------ RECORDED INFORMATION ------
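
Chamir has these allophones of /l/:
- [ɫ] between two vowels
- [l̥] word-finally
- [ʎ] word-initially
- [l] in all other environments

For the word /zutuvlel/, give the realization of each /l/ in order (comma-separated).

Occurrence 1 (position 6): no conditioning environment matches → elsewhere allophone [l].
Occurrence 2 (position 8): word-finally → [l̥].

[l], [l̥]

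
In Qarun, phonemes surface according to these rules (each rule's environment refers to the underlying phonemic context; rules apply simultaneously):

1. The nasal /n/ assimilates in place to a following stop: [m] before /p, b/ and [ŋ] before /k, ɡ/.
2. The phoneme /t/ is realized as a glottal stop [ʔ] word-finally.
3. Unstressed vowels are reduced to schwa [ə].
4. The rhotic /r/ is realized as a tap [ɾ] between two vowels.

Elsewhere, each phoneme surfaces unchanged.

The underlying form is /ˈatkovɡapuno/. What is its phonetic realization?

[ˈatkəvɡəpənə]

/a/ (word-initial) fails the environment for rule 3, so it stays [a].
/t/ (between /a/ and /k/): rule 2 targets it, but not word-finally → unchanged [t].
/k/ stays [k].
/o/ meets the environment for rule 3 (in an unstressed syllable) → [ə].
/v/ (between /o/ and /ɡ/) is unaffected → [v].
/ɡ/ stays [ɡ].
/a/ (between /ɡ/ and /p/): in an unstressed syllable, so rule 3 applies → [ə].
/p/ — not in any rule's target class → [p].
/u/ (between /p/ and /n/) occurs in an unstressed syllable → [ə] by rule 3.
/n/ (between /u/ and /o/): rule 1 targets it, but not before a labial or velar stop → unchanged [n].
/o/ (word-final): in an unstressed syllable, so rule 3 applies → [ə].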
------
## [TASK DETAILS]
Begin with the first line of the records and finish with the line containing "Elsewhere, each phoneme surfaces unchanged.". Reproduce those lines exactly, both ends included, and nothing else.

## [ANSWER TO THIS PROBLEM]
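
Chamir has these allophones of /l/:
- [ɫ] between two vowels
- [l̥] word-finally
- [ʎ] word-initially
- [l] in all other environments

For the word /zutuvlel/, give the realization of each /l/ in order (comma-separated).

Occurrence 1 (position 6): no conditioning environment matches → elsewhere allophone [l].
Occurrence 2 (position 8): word-finally → [l̥].

[l], [l̥]

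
In Qarun, phonemes surface according to these rules (each rule's environment refers to the underlying phonemic context; rules apply simultaneously):

1. The nasal /n/ assimilates in place to a following stop: [m] before /p, b/ and [ŋ] before /k, ɡ/.
2. The phoneme /t/ is realized as a glottal stop [ʔ] word-finally.
3. Unstressed vowels are reduced to schwa [ə].
4. The rhotic /r/ is realized as a tap [ɾ] between two vowels.

Elsewhere, each phoneme surfaces unchanged.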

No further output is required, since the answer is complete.